--- Given records Enclosed Below ---

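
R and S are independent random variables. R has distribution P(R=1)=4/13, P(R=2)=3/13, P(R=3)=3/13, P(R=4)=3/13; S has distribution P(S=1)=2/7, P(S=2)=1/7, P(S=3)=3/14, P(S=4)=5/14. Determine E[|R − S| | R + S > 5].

P(R + S > 5) = 69/182.
Summing |R−S|·P(x,y) over outcomes with R + S > 5 gives 33/91.
E[|R − S| | R + S > 5] = (33/91) / (69/182) = 22/23.

22/23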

--- End of Enclosed Given records ---

--- Exercise objective ---
Write the entries out once more, exactly as given.

--- Result ---
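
R and S are independent random variables. R has distribution P(R=1)=4/13, P(R=2)=3/13, P(R=3)=3/13, P(R=4)=3/13; S has distribution P(S=1)=2/7, P(S=2)=1/7, P(S=3)=3/14, P(S=4)=5/14. Determine E[|R − S| | R + S > 5].

P(R + S > 5) = 69/182.
Summing |R−S|·P(x,y) over outcomes with R + S > 5 gives 33/91.
E[|R − S| | R + S > 5] = (33/91) / (69/182) = 22/23.

22/23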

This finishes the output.